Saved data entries

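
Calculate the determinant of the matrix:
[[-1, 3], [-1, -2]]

For a 2×2 matrix [[a, b], [c, d]], det = ad - bc
det = (-1)(-2) - (3)(-1) = 2 - -3 = 5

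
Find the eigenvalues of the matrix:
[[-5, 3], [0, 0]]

Characteristic equation: det(A - λI) = 0
λ² - (trace)λ + (det) = 0
trace = -5 + 0 = -5, det = (-5)(0) - (3)(0) = 0
λ² - (-5)λ + (0) = 0
λ = (-5 ± √((-5)² - 4·(0))) / 2 = (-5 ± √25) / 2
Solving: λ = -5, 0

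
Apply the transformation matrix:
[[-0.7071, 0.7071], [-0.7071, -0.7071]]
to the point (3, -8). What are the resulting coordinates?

Matrix multiplication:
[[-0.7071, 0.7071], [-0.7071, -0.7071]] × [3, -8]ᵀ
= [(-0.7071)(3) + (0.7071)(-8), (-0.7071)(3) + (-0.7071)(-8)]ᵀ
= [-7.7781, 3.5355]ᵀ
Result: (-7.7781, 3.5355)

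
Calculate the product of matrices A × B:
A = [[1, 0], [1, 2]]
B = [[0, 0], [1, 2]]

Matrix multiplication:
C[0][0] = 1×0 + 0×1 = 0
C[0][1] = 1×0 + 0×2 = 0
C[1][0] = 1×0 + 2×1 = 2
C[1][1] = 1×0 + 2×2 = 4
Result: [[0, 0], [2, 4]]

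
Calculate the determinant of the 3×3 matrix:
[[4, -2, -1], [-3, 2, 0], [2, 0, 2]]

Expansion along first row:
det = 4·det([[2,0],[0,2]]) - -2·det([[-3,0],[2,2]]) + -1·det([[-3,2],[2,0]])
    = 4·(2·2 - 0·0) - -2·(-3·2 - 0·2) + -1·(-3·0 - 2·2)
    = 4·4 - -2·-6 + -1·-4
    = 16 + -12 + 4 = 8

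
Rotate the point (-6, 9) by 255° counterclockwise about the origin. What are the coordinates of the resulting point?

Rotation matrix for 255°: [[cos 255°, -sin 255°], [sin 255°, cos 255°]] ≈ [[-0.258819, 0.965926], [-0.965926, -0.258819]]
[[-0.258819, 0.965926], [-0.965926, -0.258819]] × [-6, 9]ᵀ ≈ [10.2462, 3.4662]ᵀ
Result: (10.2462, 3.4662)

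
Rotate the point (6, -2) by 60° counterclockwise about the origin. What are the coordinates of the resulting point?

Rotation matrix for 60°: [[cos 60°, -sin 60°], [sin 60°, cos 60°]] ≈ [[0.500000, -0.866025], [0.866025, 0.500000]]
[[0.500000, -0.866025], [0.866025, 0.500000]] × [6, -2]ᵀ ≈ [4.7321, 4.1962]ᵀ
Result: (4.7321, 4.1962)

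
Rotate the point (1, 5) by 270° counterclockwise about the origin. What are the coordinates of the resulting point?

Rotation matrix for 270°: [[cos 270°, -sin 270°], [sin 270°, cos 270°]] = [[0, 1], [-1, 0]]
[[0, 1], [-1, 0]] × [1, 5]ᵀ = [5, -1]ᵀ
Result: (5, -1)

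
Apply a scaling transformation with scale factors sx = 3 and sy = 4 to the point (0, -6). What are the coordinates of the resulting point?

Scaling matrix:
[[3, 0], [0, 4]]
Result: (0 × 3, -6 × 4) = (0, -24)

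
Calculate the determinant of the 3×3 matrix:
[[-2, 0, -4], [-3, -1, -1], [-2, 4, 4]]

Expansion along first row:
det = -2·det([[-1,-1],[4,4]]) - 0·det([[-3,-1],[-2,4]]) + -4·det([[-3,-1],[-2,4]])
    = -2·(-1·4 - -1·4) - 0·(-3·4 - -1·-2) + -4·(-3·4 - -1·-2)
    = -2·0 - 0·-14 + -4·-14
    = 0 + 0 + 56 = 56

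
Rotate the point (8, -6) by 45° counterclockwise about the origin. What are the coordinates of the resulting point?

Rotation matrix for 45°: [[cos 45°, -sin 45°], [sin 45°, cos 45°]] ≈ [[0.707107, -0.707107], [0.707107, 0.707107]]
[[0.707107, -0.707107], [0.707107, 0.707107]] × [8, -6]ᵀ ≈ [9.8995, 1.4142]ᵀ
Result: (9.8995, 1.4142)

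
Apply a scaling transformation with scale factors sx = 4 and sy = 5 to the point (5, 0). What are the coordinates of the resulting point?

Scaling matrix:
[[4, 0], [0, 5]]
Result: (5 × 4, 0 × 5) = (20, 0)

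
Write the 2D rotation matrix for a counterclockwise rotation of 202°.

Rotation matrix formula: [[cos θ, -sin θ], [sin θ, cos θ]]
For θ = 202°:
cos(202°) = -0.9272
sin(202°) = -0.3746
Result: [[-0.9272, 0.3746], [-0.3746, -0.9272]]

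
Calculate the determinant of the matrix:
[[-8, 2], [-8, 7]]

For a 2×2 matrix [[a, b], [c, d]], det = ad - bc
det = (-8)(7) - (2)(-8) = -56 - -16 = -40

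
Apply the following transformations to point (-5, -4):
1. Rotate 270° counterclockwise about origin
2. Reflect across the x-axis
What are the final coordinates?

Step 1: Rotate 270° → (-4, 5)
Step 2: Reflect across x-axis → (-4, -5)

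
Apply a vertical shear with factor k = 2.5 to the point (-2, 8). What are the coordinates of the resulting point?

Shear matrix for vertical shear with factor k = 2.5:
[[1, 0], [2.50, 1]]
Result: (-2, 8) → (-2, 3)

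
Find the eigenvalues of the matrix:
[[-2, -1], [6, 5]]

Characteristic equation: det(A - λI) = 0
λ² - (trace)λ + (det) = 0
trace = -2 + 5 = 3, det = (-2)(5) - (-1)(6) = -4
λ² - (3)λ + (-4) = 0
λ = (3 ± √((3)² - 4·(-4))) / 2 = (3 ± √25) / 2
Solving: λ = -1, 4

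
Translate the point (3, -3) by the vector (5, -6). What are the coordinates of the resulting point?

Translation by (5, -6) (homogeneous matrix [[1, 0, 5], [0, 1, -6], [0, 0, 1]]):
x' = 3 + 5 = 8
y' = -3 + -6 = -9
Result: (8, -9)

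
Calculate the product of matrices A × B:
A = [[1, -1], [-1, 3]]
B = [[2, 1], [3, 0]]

Matrix multiplication:
C[0][0] = 1×2 + -1×3 = -1
C[0][1] = 1×1 + -1×0 = 1
C[1][0] = -1×2 + 3×3 = 7
C[1][1] = -1×1 + 3×0 = -1
Result: [[-1, 1], [7, -1]]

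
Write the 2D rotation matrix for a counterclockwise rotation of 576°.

Rotation matrix formula: [[cos θ, -sin θ], [sin θ, cos θ]]
For θ = 576°:
cos(576°) = -0.8090
sin(576°) = -0.5878
Result: [[-0.8090, 0.5878], [-0.5878, -0.8090]]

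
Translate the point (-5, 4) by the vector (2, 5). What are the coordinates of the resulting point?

Translation by (2, 5) (homogeneous matrix [[1, 0, 2], [0, 1, 5], [0, 0, 1]]):
x' = -5 + 2 = -3
y' = 4 + 5 = 9
Result: (-3, 9)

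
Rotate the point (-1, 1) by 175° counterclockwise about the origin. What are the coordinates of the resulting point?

Rotation matrix for 175°: [[cos 175°, -sin 175°], [sin 175°, cos 175°]] ≈ [[-0.996195, -0.087156], [0.087156, -0.996195]]
[[-0.996195, -0.087156], [0.087156, -0.996195]] × [-1, 1]ᵀ ≈ [0.9090, -1.0834]ᵀ
Result: (0.9090, -1.0834)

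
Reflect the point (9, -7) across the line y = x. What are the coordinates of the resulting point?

Reflection across line y = x: (9, -7) → (-7, 9)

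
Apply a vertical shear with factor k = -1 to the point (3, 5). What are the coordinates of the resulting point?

Shear matrix for vertical shear with factor k = -1:
[[1, 0], [-1, 1]]
Result: (3, 5) → (3, 2)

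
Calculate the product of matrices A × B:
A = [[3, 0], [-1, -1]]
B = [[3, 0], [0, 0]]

Matrix multiplication:
C[0][0] = 3×3 + 0×0 = 9
C[0][1] = 3×0 + 0×0 = 0
C[1][0] = -1×3 + -1×0 = -3
C[1][1] = -1×0 + -1×0 = 0
Result: [[9, 0], [-3, 0]]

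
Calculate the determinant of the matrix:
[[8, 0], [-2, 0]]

For a 2×2 matrix [[a, b], [c, d]], det = ad - bc
det = (8)(0) - (0)(-2) = 0 - 0 = 0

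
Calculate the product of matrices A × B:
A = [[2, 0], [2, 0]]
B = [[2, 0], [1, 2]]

Matrix multiplication:
C[0][0] = 2×2 + 0×1 = 4
C[0][1] = 2×0 + 0×2 = 0
C[1][0] = 2×2 + 0×1 = 4
C[1][1] = 2×0 + 0×2 = 0
Result: [[4, 0], [4, 0]]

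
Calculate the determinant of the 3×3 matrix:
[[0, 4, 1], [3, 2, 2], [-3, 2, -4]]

Expansion along first row:
det = 0·det([[2,2],[2,-4]]) - 4·det([[3,2],[-3,-4]]) + 1·det([[3,2],[-3,2]])
    = 0·(2·-4 - 2·2) - 4·(3·-4 - 2·-3) + 1·(3·2 - 2·-3)
    = 0·-12 - 4·-6 + 1·12
    = 0 + 24 + 12 = 36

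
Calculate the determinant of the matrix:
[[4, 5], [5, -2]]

For a 2×2 matrix [[a, b], [c, d]], det = ad - bc
det = (4)(-2) - (5)(5) = -8 - 25 = -33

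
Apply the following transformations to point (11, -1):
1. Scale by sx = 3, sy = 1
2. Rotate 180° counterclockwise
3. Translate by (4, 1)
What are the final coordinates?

Step 1: Scale → (33, -1)
Step 2: Rotate 180° → (-33, 1)
Step 3: Translate → (-29, 2)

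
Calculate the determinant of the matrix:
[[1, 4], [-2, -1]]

For a 2×2 matrix [[a, b], [c, d]], det = ad - bc
det = (1)(-1) - (4)(-2) = -1 - -8 = 7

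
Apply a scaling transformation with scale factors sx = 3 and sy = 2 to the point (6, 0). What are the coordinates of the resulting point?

Scaling matrix:
[[3, 0], [0, 2]]
Result: (6 × 3, 0 × 2) = (18, 0)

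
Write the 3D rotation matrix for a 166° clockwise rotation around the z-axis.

Rotation matrix for clockwise 166° around z-axis:
A clockwise rotation by 166° is a counterclockwise rotation by -166°.
cos(-166°) = -0.9703, sin(-166°) = -0.2419
Result: [[-0.9703, 0.2419, 0], [-0.2419, -0.9703, 0], [0, 0, 1]]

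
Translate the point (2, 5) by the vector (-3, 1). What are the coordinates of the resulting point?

Translation by (-3, 1) (homogeneous matrix [[1, 0, -3], [0, 1, 1], [0, 0, 1]]):
x' = 2 + -3 = -1
y' = 5 + 1 = 6
Result: (-1, 6)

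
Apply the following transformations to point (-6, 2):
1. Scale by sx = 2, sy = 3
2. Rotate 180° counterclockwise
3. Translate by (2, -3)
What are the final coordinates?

Step 1: Scale → (-12, 6)
Step 2: Rotate 180° → (12, -6)
Step 3: Translate → (14, -9)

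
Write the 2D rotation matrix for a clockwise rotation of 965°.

Rotation matrix formula: [[cos θ, -sin θ], [sin θ, cos θ]]
A clockwise rotation by 965° is equivalent to a counterclockwise rotation by -965°.
For θ = -965°:
cos(-965°) = -0.4226
sin(-965°) = 0.9063
Result: [[-0.4226, -0.9063], [0.9063, -0.4226]]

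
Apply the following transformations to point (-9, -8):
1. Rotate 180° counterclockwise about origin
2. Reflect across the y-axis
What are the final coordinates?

Step 1: Rotate 180° → (9, 8)
Step 2: Reflect across y-axis → (-9, 8)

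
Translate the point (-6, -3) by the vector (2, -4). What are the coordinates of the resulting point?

Translation by (2, -4) (homogeneous matrix [[1, 0, 2], [0, 1, -4], [0, 0, 1]]):
x' = -6 + 2 = -4
y' = -3 + -4 = -7
Result: (-4, -7)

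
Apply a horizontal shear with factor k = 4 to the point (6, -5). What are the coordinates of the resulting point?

Shear matrix for horizontal shear with factor k = 4:
[[1, 4], [0, 1]]
Result: (6, -5) → (-14, -5)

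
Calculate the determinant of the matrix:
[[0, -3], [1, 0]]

For a 2×2 matrix [[a, b], [c, d]], det = ad - bc
det = (0)(0) - (-3)(1) = 0 - -3 = 3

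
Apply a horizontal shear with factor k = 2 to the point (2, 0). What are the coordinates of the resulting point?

Shear matrix for horizontal shear with factor k = 2:
[[1, 2], [0, 1]]
Result: (2, 0) → (2, 0)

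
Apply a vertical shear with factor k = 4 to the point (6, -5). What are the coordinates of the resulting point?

Shear matrix for vertical shear with factor k = 4:
[[1, 0], [4, 1]]
Result: (6, -5) → (6, 19)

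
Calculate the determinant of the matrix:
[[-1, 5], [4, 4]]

For a 2×2 matrix [[a, b], [c, d]], det = ad - bc
det = (-1)(4) - (5)(4) = -4 - 20 = -24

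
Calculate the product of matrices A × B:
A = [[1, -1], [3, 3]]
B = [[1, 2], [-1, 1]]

Matrix multiplication:
C[0][0] = 1×1 + -1×-1 = 2
C[0][1] = 1×2 + -1×1 = 1
C[1][0] = 3×1 + 3×-1 = 0
C[1][1] = 3×2 + 3×1 = 9
Result: [[2, 1], [0, 9]]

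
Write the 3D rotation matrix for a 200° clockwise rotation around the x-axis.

Rotation matrix for clockwise 200° around x-axis:
A clockwise rotation by 200° is a counterclockwise rotation by -200°.
cos(-200°) = -0.9397, sin(-200°) = 0.3420
Result: [[1, 0, 0], [0, -0.9397, -0.3420], [0, 0.3420, -0.9397]]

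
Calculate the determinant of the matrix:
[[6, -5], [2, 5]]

For a 2×2 matrix [[a, b], [c, d]], det = ad - bc
det = (6)(5) - (-5)(2) = 30 - -10 = 40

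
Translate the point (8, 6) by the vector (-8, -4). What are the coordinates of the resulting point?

Translation by (-8, -4) (homogeneous matrix [[1, 0, -8], [0, 1, -4], [0, 0, 1]]):
x' = 8 + -8 = 0
y' = 6 + -4 = 2
Result: (0, 2)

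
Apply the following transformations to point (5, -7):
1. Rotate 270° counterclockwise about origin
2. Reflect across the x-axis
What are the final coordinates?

Step 1: Rotate 270° → (-7, -5)
Step 2: Reflect across x-axis → (-7, 5)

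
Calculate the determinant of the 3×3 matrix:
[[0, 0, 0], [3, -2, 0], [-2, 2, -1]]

Expansion along first row:
det = 0·det([[-2,0],[2,-1]]) - 0·det([[3,0],[-2,-1]]) + 0·det([[3,-2],[-2,2]])
    = 0·(-2·-1 - 0·2) - 0·(3·-1 - 0·-2) + 0·(3·2 - -2·-2)
    = 0·2 - 0·-3 + 0·2
    = 0 + 0 + 0 = 0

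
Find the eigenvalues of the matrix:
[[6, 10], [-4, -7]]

Characteristic equation: det(A - λI) = 0
λ² - (trace)λ + (det) = 0
trace = 6 + -7 = -1, det = (6)(-7) - (10)(-4) = -2
λ² - (-1)λ + (-2) = 0
λ = (-1 ± √((-1)² - 4·(-2))) / 2 = (-1 ± √9) / 2
Solving: λ = -2, 1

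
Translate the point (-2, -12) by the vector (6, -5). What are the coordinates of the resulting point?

Translation by (6, -5) (homogeneous matrix [[1, 0, 6], [0, 1, -5], [0, 0, 1]]):
x' = -2 + 6 = 4
y' = -12 + -5 = -17
Result: (4, -17)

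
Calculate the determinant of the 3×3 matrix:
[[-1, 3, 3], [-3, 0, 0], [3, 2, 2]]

Expansion along first row:
det = -1·det([[0,0],[2,2]]) - 3·det([[-3,0],[3,2]]) + 3·det([[-3,0],[3,2]])
    = -1·(0·2 - 0·2) - 3·(-3·2 - 0·3) + 3·(-3·2 - 0·3)
    = -1·0 - 3·-6 + 3·-6
    = 0 + 18 + -18 = 0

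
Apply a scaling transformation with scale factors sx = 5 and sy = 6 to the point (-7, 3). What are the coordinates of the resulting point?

Scaling matrix:
[[5, 0], [0, 6]]
Result: (-7 × 5, 3 × 6) = (-35, 18)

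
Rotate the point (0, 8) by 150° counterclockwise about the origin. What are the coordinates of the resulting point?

Rotation matrix for 150°: [[cos 150°, -sin 150°], [sin 150°, cos 150°]] ≈ [[-0.866025, -0.500000], [0.500000, -0.866025]]
[[-0.866025, -0.500000], [0.500000, -0.866025]] × [0, 8]ᵀ ≈ [-4, -6.9282]ᵀ
Result: (-4, -6.9282)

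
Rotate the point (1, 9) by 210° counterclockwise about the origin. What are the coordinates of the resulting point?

Rotation matrix for 210°: [[cos 210°, -sin 210°], [sin 210°, cos 210°]] ≈ [[-0.866025, 0.500000], [-0.500000, -0.866025]]
[[-0.866025, 0.500000], [-0.500000, -0.866025]] × [1, 9]ᵀ ≈ [3.6340, -8.2942]ᵀ
Result: (3.6340, -8.2942)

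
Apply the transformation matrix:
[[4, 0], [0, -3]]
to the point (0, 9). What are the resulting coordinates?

Matrix multiplication:
[[4, 0], [0, -3]] × [0, 9]ᵀ
= [(4)(0) + (0)(9), (0)(0) + (-3)(9)]ᵀ
= [0, -27]ᵀ
Result: (0, -27)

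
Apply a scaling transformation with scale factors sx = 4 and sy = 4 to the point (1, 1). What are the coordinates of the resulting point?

Scaling matrix:
[[4, 0], [0, 4]]
Result: (1 × 4, 1 × 4) = (4, 4)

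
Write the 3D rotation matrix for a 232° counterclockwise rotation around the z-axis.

Rotation matrix for counterclockwise 232° around z-axis:
cos(232°) = -0.6157, sin(232°) = -0.7880
Result: [[-0.6157, 0.7880, 0], [-0.7880, -0.6157, 0], [0, 0, 1]]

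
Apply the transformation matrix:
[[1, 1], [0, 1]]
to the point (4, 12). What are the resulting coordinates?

Matrix multiplication:
[[1, 1], [0, 1]] × [4, 12]ᵀ
= [(1)(4) + (1)(12), (0)(4) + (1)(12)]ᵀ
= [16, 12]ᵀ
Result: (16, 12)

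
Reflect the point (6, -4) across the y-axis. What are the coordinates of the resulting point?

Reflection across y-axis: (6, -4) → (-6, -4)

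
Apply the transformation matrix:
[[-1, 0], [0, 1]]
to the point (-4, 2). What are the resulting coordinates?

Matrix multiplication:
[[-1, 0], [0, 1]] × [-4, 2]ᵀ
= [(-1)(-4) + (0)(2), (0)(-4) + (1)(2)]ᵀ
= [4, 2]ᵀ
Result: (4, 2)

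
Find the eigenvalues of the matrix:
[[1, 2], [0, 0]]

Characteristic equation: det(A - λI) = 0
λ² - (trace)λ + (det) = 0
trace = 1 + 0 = 1, det = (1)(0) - (2)(0) = 0
λ² - (1)λ + (0) = 0
λ = (1 ± √((1)² - 4·(0))) / 2 = (1 ± √1) / 2
Solving: λ = 0, 1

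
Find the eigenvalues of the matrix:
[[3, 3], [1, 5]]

Characteristic equation: det(A - λI) = 0
λ² - (trace)λ + (det) = 0
trace = 3 + 5 = 8, det = (3)(5) - (3)(1) = 12
λ² - (8)λ + (12) = 0
λ = (8 ± √((8)² - 4·(12))) / 2 = (8 ± √16) / 2
Solving: λ = 2, 6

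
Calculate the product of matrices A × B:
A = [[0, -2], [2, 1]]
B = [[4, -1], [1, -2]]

Matrix multiplication:
C[0][0] = 0×4 + -2×1 = -2
C[0][1] = 0×-1 + -2×-2 = 4
C[1][0] = 2×4 + 1×1 = 9
C[1][1] = 2×-1 + 1×-2 = -4
Result: [[-2, 4], [9, -4]]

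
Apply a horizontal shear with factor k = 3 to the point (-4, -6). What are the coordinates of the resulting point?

Shear matrix for horizontal shear with factor k = 3:
[[1, 3], [0, 1]]
Result: (-4, -6) → (-22, -6)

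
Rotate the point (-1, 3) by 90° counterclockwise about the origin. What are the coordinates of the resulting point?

Rotation matrix for 90°: [[cos 90°, -sin 90°], [sin 90°, cos 90°]] = [[0, -1], [1, 0]]
[[0, -1], [1, 0]] × [-1, 3]ᵀ = [-3, -1]ᵀ
Result: (-3, -1)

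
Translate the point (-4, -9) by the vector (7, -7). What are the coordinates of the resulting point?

Translation by (7, -7) (homogeneous matrix [[1, 0, 7], [0, 1, -7], [0, 0, 1]]):
x' = -4 + 7 = 3
y' = -9 + -7 = -16
Result: (3, -16)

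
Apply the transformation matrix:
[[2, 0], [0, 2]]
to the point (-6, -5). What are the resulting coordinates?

Matrix multiplication:
[[2, 0], [0, 2]] × [-6, -5]ᵀ
= [(2)(-6) + (0)(-5), (0)(-6) + (2)(-5)]ᵀ
= [-12, -10]ᵀ
Result: (-12, -10)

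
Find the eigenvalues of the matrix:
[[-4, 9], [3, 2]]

Characteristic equation: det(A - λI) = 0
λ² - (trace)λ + (det) = 0
trace = -4 + 2 = -2, det = (-4)(2) - (9)(3) = -35
λ² - (-2)λ + (-35) = 0
λ = (-2 ± √((-2)² - 4·(-35))) / 2 = (-2 ± √144) / 2
Solving: λ = -7, 5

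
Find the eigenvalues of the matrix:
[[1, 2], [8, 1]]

Characteristic equation: det(A - λI) = 0
λ² - (trace)λ + (det) = 0
trace = 1 + 1 = 2, det = (1)(1) - (2)(8) = -15
λ² - (2)λ + (-15) = 0
λ = (2 ± √((2)² - 4·(-15))) / 2 = (2 ± √64) / 2
Solving: λ = -3, 5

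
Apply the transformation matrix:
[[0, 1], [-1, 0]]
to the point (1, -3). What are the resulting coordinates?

Matrix multiplication:
[[0, 1], [-1, 0]] × [1, -3]ᵀ
= [(0)(1) + (1)(-3), (-1)(1) + (0)(-3)]ᵀ
= [-3, -1]ᵀ
Result: (-3, -1)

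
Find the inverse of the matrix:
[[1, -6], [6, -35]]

For [[a,b],[c,d]], inverse = (1/det)·[[d,-b],[-c,a]]
det = (1)(-35) - (-6)(6) = -35 - -36 = 1
Inverse = [[-35, 6], [-6, 1]]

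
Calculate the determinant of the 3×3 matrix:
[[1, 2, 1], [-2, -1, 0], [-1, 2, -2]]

Expansion along first row:
det = 1·det([[-1,0],[2,-2]]) - 2·det([[-2,0],[-1,-2]]) + 1·det([[-2,-1],[-1,2]])
    = 1·(-1·-2 - 0·2) - 2·(-2·-2 - 0·-1) + 1·(-2·2 - -1·-1)
    = 1·2 - 2·4 + 1·-5
    = 2 + -8 + -5 = -11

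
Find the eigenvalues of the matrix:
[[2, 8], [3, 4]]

Characteristic equation: det(A - λI) = 0
λ² - (trace)λ + (det) = 0
trace = 2 + 4 = 6, det = (2)(4) - (8)(3) = -16
λ² - (6)λ + (-16) = 0
λ = (6 ± √((6)² - 4·(-16))) / 2 = (6 ± √100) / 2
Solving: λ = -2, 8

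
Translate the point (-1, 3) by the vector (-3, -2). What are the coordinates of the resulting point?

Translation by (-3, -2) (homogeneous matrix [[1, 0, -3], [0, 1, -2], [0, 0, 1]]):
x' = -1 + -3 = -4
y' = 3 + -2 = 1
Result: (-4, 1)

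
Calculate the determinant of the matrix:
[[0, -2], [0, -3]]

For a 2×2 matrix [[a, b], [c, d]], det = ad - bc
det = (0)(-3) - (-2)(0) = 0 - 0 = 0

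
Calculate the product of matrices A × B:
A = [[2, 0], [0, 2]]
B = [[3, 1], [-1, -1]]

Matrix multiplication:
C[0][0] = 2×3 + 0×-1 = 6
C[0][1] = 2×1 + 0×-1 = 2
C[1][0] = 0×3 + 2×-1 = -2
C[1][1] = 0×1 + 2×-1 = -2
Result: [[6, 2], [-2, -2]]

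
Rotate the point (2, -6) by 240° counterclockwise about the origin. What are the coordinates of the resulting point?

Rotation matrix for 240°: [[cos 240°, -sin 240°], [sin 240°, cos 240°]] ≈ [[-0.500000, 0.866025], [-0.866025, -0.500000]]
[[-0.500000, 0.866025], [-0.866025, -0.500000]] × [2, -6]ᵀ ≈ [-6.1962, 1.2679]ᵀ
Result: (-6.1962, 1.2679)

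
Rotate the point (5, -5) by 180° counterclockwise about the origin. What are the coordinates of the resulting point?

Rotation matrix for 180°: [[cos 180°, -sin 180°], [sin 180°, cos 180°]] = [[-1, 0], [0, -1]]
[[-1, 0], [0, -1]] × [5, -5]ᵀ = [-5, 5]ᵀ
Result: (-5, 5)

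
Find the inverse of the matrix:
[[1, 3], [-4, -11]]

For [[a,b],[c,d]], inverse = (1/det)·[[d,-b],[-c,a]]
det = (1)(-11) - (3)(-4) = -11 - -12 = 1
Inverse = [[-11, -3], [4, 1]]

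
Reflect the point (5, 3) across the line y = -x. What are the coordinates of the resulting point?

Reflection across line y = -x: (5, 3) → (-3, -5)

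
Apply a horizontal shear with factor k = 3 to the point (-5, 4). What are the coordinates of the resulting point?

Shear matrix for horizontal shear with factor k = 3:
[[1, 3], [0, 1]]
Result: (-5, 4) → (7, 4)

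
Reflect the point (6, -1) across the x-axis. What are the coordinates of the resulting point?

Reflection across x-axis: (6, -1) → (6, 1)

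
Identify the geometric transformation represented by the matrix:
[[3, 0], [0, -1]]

This matrix represents: non-uniform scaling by sx = 3, sy = -1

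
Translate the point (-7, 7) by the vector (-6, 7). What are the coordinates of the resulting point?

Translation by (-6, 7) (homogeneous matrix [[1, 0, -6], [0, 1, 7], [0, 0, 1]]):
x' = -7 + -6 = -13
y' = 7 + 7 = 14
Result: (-13, 14)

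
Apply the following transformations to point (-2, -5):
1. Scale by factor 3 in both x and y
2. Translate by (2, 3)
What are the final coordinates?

Step 1: Scale (-2, -5) by 3 → (-6, -15)
Step 2: Translate by (2, 3) → (-4, -12)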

EXERCISE AIM
The answer must consist of every line from the data that holds the string "following".

WRITTEN SOLUTION
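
Apply the following transformations to point (-5, -4):
Apply the following transformations to point (11, -1):
Apply the following transformations to point (-6, 2):
Apply the following transformations to point (-9, -8):
Apply the following transformations to point (5, -7):
Apply the following transformations to point (-2, -5):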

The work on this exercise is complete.